[Saved entries]
_____

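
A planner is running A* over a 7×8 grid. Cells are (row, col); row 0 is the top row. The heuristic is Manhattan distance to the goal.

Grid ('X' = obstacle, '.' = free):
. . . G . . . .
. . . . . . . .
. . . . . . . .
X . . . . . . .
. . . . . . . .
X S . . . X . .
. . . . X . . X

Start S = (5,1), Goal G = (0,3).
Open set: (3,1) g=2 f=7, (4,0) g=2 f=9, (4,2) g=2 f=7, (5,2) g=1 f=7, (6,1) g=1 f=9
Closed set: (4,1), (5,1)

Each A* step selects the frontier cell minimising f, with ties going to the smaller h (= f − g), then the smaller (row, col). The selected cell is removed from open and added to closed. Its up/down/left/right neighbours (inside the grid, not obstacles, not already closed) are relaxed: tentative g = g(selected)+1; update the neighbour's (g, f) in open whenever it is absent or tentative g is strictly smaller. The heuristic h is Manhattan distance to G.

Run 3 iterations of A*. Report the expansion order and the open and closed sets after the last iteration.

step 1: expand (3,1) (f=7, h=5) → closed; open now [(2,1) g=3 f=7, (3,2) g=3 f=7, (4,0) g=2 f=9, (4,2) g=2 f=7, (5,2) g=1 f=7, (6,1) g=1 f=9]
step 2: expand (2,1) (f=7, h=4) → closed; open now [(1,1) g=4 f=7, (2,0) g=4 f=9, (2,2) g=4 f=7, (3,2) g=3 f=7, (4,0) g=2 f=9, (4,2) g=2 f=7, (5,2) g=1 f=7, (6,1) g=1 f=9]
step 3: expand (1,1) (f=7, h=3) → closed; open now [(0,1) g=5 f=7, (1,0) g=5 f=9, (1,2) g=5 f=7, (2,0) g=4 f=9, (2,2) g=4 f=7, (3,2) g=3 f=7, (4,0) g=2 f=9, (4,2) g=2 f=7, (5,2) g=1 f=7, (6,1) g=1 f=9]

order=[(3,1) → (2,1) → (1,1)]; open=[(0,1) g=5 f=7, (1,0) g=5 f=9, (1,2) g=5 f=7, (2,0) g=4 f=9, (2,2) g=4 f=7, (3,2) g=3 f=7, (4,0) g=2 f=9, (4,2) g=2 f=7, (5,2) g=1 f=7, (6,1) g=1 f=9]; closed=[(1,1), (2,1), (3,1), (4,1), (5,1)]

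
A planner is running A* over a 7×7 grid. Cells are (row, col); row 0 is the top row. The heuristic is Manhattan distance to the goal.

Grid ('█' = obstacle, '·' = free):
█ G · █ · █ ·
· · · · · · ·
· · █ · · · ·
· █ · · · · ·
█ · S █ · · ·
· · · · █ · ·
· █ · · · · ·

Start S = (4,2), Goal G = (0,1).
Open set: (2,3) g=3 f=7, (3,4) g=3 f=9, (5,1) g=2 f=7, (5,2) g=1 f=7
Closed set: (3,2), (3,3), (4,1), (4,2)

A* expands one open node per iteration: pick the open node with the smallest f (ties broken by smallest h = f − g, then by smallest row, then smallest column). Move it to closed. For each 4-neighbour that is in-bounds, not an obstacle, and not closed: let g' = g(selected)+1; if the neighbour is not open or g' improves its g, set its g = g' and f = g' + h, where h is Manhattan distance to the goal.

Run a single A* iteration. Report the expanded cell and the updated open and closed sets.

step 1: expand (2,3) (f=7, h=4) → closed; open now [(1,3) g=4 f=7, (2,4) g=4 f=9, (3,4) g=3 f=9, (5,1) g=2 f=7, (5,2) g=1 f=7]

expanded=(2,3); open=[(1,3) g=4 f=7, (2,4) g=4 f=9, (3,4) g=3 f=9, (5,1) g=2 f=7, (5,2) g=1 f=7]; closed=[(2,3), (3,2), (3,3), (4,1), (4,2)]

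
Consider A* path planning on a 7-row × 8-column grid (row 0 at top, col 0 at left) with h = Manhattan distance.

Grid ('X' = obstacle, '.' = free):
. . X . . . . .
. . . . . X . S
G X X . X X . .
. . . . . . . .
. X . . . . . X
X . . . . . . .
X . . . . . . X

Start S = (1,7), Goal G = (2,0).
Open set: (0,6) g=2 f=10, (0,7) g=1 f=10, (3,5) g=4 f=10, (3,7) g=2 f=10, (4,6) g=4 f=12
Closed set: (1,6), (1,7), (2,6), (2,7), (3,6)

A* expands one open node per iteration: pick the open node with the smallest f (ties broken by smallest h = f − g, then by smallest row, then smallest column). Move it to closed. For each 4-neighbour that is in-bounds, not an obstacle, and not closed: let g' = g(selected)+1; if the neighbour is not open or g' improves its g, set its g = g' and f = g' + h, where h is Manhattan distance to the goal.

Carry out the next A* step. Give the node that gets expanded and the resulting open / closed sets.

expanded=(3,5); open=[(0,6) g=2 f=10, (0,7) g=1 f=10, (3,4) g=5 f=10, (3,7) g=2 f=10, (4,5) g=5 f=12, (4,6) g=4 f=12]; closed=[(1,6), (1,7), (2,6), (2,7), (3,5), (3,6)]

step 1: expand (3,5) (f=10, h=6) → closed; open now [(0,6) g=2 f=10, (0,7) g=1 f=10, (3,4) g=5 f=10, (3,7) g=2 f=10, (4,5) g=5 f=12, (4,6) g=4 f=12]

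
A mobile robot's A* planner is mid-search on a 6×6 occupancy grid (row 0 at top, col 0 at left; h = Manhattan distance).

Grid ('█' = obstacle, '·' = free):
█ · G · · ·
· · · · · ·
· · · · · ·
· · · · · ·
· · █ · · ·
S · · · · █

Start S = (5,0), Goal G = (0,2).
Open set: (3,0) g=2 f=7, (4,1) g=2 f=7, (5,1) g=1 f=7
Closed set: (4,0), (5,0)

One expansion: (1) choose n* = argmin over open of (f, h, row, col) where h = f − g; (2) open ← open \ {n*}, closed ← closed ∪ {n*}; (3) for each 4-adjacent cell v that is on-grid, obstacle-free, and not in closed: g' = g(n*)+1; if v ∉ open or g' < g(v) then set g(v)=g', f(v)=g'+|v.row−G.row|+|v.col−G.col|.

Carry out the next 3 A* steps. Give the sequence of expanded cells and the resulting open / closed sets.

order=[(3,0) → (2,0) → (1,0)]; open=[(1,1) g=5 f=7, (2,1) g=4 f=7, (3,1) g=3 f=7, (4,1) g=2 f=7, (5,1) g=1 f=7]; closed=[(1,0), (2,0), (3,0), (4,0), (5,0)]

step 1: expand (3,0) (f=7, h=5) → closed; open now [(2,0) g=3 f=7, (3,1) g=3 f=7, (4,1) g=2 f=7, (5,1) g=1 f=7]
step 2: expand (2,0) (f=7, h=4) → closed; open now [(1,0) g=4 f=7, (2,1) g=4 f=7, (3,1) g=3 f=7, (4,1) g=2 f=7, (5,1) g=1 f=7]
step 3: expand (1,0) (f=7, h=3) → closed; open now [(1,1) g=5 f=7, (2,1) g=4 f=7, (3,1) g=3 f=7, (4,1) g=2 f=7, (5,1) g=1 f=7]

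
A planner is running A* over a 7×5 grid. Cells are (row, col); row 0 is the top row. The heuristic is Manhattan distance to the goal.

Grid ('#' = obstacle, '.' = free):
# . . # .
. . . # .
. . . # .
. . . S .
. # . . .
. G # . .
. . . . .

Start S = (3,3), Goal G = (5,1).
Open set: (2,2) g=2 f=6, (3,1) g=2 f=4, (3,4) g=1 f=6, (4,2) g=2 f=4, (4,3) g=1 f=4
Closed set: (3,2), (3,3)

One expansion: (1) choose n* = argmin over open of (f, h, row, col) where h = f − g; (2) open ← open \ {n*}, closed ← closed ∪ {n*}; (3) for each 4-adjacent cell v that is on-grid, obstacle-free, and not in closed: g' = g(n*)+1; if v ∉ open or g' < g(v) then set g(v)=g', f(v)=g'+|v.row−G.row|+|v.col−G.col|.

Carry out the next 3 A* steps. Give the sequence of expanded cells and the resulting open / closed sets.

order=[(3,1) → (4,2) → (4,3)]; open=[(2,1) g=3 f=6, (2,2) g=2 f=6, (3,0) g=3 f=6, (3,4) g=1 f=6, (4,4) g=2 f=6, (5,3) g=2 f=4]; closed=[(3,1), (3,2), (3,3), (4,2), (4,3)]

step 1: expand (3,1) (f=4, h=2) → closed; open now [(2,1) g=3 f=6, (2,2) g=2 f=6, (3,0) g=3 f=6, (3,4) g=1 f=6, (4,2) g=2 f=4, (4,3) g=1 f=4]
step 2: expand (4,2) (f=4, h=2) → closed; open now [(2,1) g=3 f=6, (2,2) g=2 f=6, (3,0) g=3 f=6, (3,4) g=1 f=6, (4,3) g=1 f=4]
step 3: expand (4,3) (f=4, h=3) → closed; open now [(2,1) g=3 f=6, (2,2) g=2 f=6, (3,0) g=3 f=6, (3,4) g=1 f=6, (4,4) g=2 f=6, (5,3) g=2 f=4]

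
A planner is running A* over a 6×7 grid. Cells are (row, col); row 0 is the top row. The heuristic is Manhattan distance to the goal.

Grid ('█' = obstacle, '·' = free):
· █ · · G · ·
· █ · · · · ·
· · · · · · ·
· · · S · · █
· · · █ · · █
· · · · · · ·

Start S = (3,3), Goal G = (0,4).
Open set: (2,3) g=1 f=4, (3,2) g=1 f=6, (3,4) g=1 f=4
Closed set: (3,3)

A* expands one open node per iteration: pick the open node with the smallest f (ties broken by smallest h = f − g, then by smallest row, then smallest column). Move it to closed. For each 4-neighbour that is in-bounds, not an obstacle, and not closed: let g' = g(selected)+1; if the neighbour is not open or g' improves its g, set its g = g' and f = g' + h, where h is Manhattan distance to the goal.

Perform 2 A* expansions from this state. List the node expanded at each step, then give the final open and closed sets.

step 1: expand (2,3) (f=4, h=3) → closed; open now [(1,3) g=2 f=4, (2,2) g=2 f=6, (2,4) g=2 f=4, (3,2) g=1 f=6, (3,4) g=1 f=4]
step 2: expand (1,3) (f=4, h=2) → closed; open now [(0,3) g=3 f=4, (1,2) g=3 f=6, (1,4) g=3 f=4, (2,2) g=2 f=6, (2,4) g=2 f=4, (3,2) g=1 f=6, (3,4) g=1 f=4]

order=[(2,3) → (1,3)]; open=[(0,3) g=3 f=4, (1,2) g=3 f=6, (1,4) g=3 f=4, (2,2) g=2 f=6, (2,4) g=2 f=4, (3,2) g=1 f=6, (3,4) g=1 f=4]; closed=[(1,3), (2,3), (3,3)]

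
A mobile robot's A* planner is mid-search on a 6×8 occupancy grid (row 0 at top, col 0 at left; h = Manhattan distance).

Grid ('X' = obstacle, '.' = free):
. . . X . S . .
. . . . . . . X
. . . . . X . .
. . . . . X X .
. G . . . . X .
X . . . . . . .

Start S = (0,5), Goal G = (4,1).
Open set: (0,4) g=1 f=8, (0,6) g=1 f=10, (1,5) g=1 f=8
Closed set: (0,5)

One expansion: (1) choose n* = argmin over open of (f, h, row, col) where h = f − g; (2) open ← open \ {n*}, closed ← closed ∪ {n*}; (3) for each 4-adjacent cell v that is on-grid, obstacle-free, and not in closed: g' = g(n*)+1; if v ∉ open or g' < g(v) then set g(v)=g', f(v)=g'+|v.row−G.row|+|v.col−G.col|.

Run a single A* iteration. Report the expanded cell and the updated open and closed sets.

expanded=(0,4); open=[(0,6) g=1 f=10, (1,4) g=2 f=8, (1,5) g=1 f=8]; closed=[(0,4), (0,5)]

step 1: expand (0,4) (f=8, h=7) → closed; open now [(0,6) g=1 f=10, (1,4) g=2 f=8, (1,5) g=1 f=8]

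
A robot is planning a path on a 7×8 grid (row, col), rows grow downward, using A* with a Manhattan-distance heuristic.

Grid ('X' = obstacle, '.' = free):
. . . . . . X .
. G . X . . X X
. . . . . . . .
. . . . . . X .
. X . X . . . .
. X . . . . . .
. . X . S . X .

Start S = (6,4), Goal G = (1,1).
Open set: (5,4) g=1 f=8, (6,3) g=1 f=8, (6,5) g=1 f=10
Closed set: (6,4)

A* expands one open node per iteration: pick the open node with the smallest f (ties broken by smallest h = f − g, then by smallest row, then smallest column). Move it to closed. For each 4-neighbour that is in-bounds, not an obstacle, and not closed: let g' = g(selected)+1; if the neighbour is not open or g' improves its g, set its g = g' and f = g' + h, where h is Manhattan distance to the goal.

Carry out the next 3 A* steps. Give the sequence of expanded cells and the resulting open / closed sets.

step 1: expand (5,4) (f=8, h=7) → closed; open now [(4,4) g=2 f=8, (5,3) g=2 f=8, (5,5) g=2 f=10, (6,3) g=1 f=8, (6,5) g=1 f=10]
step 2: expand (4,4) (f=8, h=6) → closed; open now [(3,4) g=3 f=8, (4,5) g=3 f=10, (5,3) g=2 f=8, (5,5) g=2 f=10, (6,3) g=1 f=8, (6,5) g=1 f=10]
step 3: expand (3,4) (f=8, h=5) → closed; open now [(2,4) g=4 f=8, (3,3) g=4 f=8, (3,5) g=4 f=10, (4,5) g=3 f=10, (5,3) g=2 f=8, (5,5) g=2 f=10, (6,3) g=1 f=8, (6,5) g=1 f=10]

order=[(5,4) → (4,4) → (3,4)]; open=[(2,4) g=4 f=8, (3,3) g=4 f=8, (3,5) g=4 f=10, (4,5) g=3 f=10, (5,3) g=2 f=8, (5,5) g=2 f=10, (6,3) g=1 f=8, (6,5) g=1 f=10]; closed=[(3,4), (4,4), (5,4), (6,4)]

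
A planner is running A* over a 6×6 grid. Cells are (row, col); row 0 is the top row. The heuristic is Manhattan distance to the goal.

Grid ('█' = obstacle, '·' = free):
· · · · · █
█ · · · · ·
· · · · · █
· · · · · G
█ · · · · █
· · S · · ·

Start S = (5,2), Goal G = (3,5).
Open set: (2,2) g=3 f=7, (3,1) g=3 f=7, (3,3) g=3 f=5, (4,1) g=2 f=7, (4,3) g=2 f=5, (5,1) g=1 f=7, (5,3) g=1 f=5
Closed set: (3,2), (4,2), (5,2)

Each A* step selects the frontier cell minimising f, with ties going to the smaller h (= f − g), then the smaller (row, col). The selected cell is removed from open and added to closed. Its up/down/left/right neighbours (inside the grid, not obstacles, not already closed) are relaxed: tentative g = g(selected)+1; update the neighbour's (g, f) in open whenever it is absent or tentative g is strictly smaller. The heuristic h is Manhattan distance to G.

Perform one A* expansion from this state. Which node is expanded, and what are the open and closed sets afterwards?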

_____

Taking the entries above, print exactly the lines starting at the line with "Open set: (2,3) g=3" and ending at the line with "Closed set: (3,2), (3,3), (4,1), (4,2)", both included.

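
Open set: (2,3) g=3 f=7, (3,4) g=3 f=9, (5,1) g=2 f=7, (5,2) g=1 f=7
Closed set: (3,2), (3,3), (4,1), (4,2)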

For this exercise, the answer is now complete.